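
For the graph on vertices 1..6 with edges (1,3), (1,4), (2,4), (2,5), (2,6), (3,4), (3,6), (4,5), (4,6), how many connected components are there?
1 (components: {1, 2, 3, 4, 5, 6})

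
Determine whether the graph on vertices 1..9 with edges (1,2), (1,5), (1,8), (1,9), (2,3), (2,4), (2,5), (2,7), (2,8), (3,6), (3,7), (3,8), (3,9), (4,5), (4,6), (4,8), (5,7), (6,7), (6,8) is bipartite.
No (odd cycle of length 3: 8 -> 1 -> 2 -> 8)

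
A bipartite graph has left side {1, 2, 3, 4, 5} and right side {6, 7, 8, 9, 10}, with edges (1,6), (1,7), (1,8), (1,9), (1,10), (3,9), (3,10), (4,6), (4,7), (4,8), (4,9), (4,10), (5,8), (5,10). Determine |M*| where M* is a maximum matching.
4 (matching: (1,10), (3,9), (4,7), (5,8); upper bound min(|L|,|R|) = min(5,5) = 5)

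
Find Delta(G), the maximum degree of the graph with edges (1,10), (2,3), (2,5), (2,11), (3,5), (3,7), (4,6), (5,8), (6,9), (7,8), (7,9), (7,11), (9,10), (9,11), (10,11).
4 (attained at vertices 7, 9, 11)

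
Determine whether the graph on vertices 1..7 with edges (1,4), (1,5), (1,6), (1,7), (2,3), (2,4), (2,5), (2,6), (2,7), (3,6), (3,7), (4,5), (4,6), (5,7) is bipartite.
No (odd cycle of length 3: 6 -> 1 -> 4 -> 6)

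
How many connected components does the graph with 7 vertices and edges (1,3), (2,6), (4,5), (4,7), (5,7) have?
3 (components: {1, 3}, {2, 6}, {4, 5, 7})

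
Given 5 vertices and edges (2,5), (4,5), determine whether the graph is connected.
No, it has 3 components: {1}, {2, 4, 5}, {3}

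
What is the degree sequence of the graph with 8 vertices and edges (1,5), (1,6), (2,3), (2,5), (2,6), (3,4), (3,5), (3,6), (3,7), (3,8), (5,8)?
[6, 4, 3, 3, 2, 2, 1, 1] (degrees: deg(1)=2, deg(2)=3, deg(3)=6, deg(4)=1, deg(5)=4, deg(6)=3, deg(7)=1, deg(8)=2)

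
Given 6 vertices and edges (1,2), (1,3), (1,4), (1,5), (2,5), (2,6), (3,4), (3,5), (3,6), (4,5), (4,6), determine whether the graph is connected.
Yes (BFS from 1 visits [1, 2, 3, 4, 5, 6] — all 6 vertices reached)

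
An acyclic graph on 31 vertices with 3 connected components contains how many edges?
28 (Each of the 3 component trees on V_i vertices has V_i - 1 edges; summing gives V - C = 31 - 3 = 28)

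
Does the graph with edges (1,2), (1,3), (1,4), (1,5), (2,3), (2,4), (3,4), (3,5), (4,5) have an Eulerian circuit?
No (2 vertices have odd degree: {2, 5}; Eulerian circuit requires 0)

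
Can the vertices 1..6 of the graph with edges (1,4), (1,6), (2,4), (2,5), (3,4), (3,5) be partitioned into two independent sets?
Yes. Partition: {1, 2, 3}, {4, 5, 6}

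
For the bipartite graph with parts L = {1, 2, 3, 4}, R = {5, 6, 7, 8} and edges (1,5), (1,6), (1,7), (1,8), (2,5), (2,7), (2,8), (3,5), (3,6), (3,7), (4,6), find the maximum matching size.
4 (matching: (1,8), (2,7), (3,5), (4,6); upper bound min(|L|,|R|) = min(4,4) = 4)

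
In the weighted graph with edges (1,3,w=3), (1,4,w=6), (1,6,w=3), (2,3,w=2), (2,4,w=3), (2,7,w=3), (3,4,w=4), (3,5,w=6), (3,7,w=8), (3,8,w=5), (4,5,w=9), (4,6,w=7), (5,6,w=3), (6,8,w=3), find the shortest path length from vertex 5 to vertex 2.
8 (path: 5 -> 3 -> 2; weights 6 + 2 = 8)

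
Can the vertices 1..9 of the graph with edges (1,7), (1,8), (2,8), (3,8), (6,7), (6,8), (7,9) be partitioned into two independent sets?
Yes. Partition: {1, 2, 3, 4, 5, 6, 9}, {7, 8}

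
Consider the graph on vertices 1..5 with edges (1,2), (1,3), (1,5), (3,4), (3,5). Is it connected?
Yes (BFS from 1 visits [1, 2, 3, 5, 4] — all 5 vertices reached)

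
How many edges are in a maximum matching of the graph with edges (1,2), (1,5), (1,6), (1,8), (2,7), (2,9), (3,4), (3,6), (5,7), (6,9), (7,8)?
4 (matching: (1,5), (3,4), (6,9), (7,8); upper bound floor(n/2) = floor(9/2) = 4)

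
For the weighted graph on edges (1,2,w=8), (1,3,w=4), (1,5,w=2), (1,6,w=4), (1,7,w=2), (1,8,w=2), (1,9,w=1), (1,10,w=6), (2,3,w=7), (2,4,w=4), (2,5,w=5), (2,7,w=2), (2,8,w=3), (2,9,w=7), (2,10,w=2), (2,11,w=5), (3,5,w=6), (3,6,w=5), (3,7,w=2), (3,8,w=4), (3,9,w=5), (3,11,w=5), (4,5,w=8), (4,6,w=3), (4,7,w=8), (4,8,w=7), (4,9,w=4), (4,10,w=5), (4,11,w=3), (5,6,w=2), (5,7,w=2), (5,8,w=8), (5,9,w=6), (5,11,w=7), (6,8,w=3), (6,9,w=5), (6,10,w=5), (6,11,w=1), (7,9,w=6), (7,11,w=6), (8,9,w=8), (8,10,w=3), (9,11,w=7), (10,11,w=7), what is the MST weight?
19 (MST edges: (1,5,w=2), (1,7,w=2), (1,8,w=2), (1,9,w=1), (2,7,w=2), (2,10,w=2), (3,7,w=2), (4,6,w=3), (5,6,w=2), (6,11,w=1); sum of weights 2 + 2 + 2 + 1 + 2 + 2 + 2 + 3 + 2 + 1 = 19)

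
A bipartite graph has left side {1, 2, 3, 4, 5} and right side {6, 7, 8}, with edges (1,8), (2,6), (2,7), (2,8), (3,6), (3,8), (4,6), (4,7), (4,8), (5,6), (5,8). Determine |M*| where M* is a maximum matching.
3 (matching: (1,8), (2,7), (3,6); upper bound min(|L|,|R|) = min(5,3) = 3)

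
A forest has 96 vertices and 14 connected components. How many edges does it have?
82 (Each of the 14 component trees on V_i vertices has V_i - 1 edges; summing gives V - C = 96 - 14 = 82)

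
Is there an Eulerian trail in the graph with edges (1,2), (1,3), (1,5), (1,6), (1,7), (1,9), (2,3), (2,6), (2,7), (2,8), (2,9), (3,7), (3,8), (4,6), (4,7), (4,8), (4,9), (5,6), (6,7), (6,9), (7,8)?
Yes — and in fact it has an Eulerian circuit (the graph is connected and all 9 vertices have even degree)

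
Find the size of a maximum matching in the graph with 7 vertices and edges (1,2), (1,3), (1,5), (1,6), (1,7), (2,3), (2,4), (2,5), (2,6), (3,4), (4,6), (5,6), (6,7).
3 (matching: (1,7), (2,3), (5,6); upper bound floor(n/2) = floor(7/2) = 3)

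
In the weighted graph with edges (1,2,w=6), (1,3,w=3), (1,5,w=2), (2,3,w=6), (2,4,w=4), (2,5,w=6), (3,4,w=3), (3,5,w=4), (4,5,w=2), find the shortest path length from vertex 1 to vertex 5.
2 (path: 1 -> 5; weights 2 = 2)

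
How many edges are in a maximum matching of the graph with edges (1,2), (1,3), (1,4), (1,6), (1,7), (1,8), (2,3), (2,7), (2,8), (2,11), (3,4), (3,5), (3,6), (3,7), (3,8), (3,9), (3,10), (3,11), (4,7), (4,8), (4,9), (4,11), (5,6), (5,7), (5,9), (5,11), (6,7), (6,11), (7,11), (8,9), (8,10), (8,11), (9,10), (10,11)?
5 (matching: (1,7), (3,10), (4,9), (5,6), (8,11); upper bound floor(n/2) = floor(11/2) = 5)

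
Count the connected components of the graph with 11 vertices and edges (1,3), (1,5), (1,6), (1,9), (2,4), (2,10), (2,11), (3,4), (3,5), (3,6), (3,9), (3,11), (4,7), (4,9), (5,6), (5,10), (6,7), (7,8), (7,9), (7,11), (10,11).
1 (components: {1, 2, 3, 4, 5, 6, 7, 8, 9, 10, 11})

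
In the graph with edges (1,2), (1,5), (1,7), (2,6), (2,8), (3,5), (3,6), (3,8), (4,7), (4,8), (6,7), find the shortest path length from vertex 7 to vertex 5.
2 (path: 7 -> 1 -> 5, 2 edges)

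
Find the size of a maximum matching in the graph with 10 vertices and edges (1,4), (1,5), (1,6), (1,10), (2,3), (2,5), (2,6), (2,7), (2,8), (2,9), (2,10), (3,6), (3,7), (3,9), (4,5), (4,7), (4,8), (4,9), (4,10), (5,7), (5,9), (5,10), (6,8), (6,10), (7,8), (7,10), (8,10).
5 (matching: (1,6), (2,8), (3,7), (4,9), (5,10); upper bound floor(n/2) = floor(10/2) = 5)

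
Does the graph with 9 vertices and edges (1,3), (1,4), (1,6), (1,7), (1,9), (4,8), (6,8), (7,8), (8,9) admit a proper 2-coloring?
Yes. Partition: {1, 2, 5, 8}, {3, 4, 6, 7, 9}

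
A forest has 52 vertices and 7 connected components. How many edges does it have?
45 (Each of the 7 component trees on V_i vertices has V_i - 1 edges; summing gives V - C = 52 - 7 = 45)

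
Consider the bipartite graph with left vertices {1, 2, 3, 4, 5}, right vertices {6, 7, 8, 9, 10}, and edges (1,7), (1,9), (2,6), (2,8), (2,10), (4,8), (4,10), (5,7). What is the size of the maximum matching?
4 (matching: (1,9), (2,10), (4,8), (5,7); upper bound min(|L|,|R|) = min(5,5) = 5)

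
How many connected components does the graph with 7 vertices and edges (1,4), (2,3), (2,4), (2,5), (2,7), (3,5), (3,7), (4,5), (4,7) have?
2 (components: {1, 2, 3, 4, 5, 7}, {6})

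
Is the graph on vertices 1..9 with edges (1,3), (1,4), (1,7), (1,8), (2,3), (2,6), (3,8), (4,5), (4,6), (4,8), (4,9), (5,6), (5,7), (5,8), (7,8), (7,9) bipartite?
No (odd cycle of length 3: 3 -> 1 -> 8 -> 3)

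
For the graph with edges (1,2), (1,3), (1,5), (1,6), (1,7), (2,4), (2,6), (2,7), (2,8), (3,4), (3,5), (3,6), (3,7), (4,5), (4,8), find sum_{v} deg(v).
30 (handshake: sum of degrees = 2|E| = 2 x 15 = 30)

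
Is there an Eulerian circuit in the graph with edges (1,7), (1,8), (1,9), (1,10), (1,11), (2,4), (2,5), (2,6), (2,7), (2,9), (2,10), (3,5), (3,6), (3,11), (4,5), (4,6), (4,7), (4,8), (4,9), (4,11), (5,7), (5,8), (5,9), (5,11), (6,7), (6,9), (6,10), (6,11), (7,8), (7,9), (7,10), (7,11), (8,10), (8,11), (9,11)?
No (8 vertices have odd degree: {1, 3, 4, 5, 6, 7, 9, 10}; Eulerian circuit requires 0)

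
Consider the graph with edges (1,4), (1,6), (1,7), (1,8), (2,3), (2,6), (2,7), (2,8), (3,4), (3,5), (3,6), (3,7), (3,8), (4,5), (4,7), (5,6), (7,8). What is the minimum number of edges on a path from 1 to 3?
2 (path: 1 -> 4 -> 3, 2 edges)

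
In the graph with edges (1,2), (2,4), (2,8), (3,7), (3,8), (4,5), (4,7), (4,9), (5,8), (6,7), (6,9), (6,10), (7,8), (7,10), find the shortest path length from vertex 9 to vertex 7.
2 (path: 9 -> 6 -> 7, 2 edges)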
################
## Work instruction
Only the line containing "Consider the graph with" and the lines after it, up to and including the last line of the data, should appear in the answer, exactly as written.

## Exercise result
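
Consider the graph with edges (1,4), (1,6), (1,7), (1,8), (2,3), (2,6), (2,7), (2,8), (3,4), (3,5), (3,6), (3,7), (3,8), (4,5), (4,7), (5,6), (7,8). What is the minimum number of edges on a path from 1 to 3?
2 (path: 1 -> 4 -> 3, 2 edges)

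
In the graph with edges (1,2), (2,4), (2,8), (3,7), (3,8), (4,5), (4,7), (4,9), (5,8), (6,7), (6,9), (6,10), (7,8), (7,10), find the shortest path length from vertex 9 to vertex 7.
2 (path: 9 -> 6 -> 7, 2 edges)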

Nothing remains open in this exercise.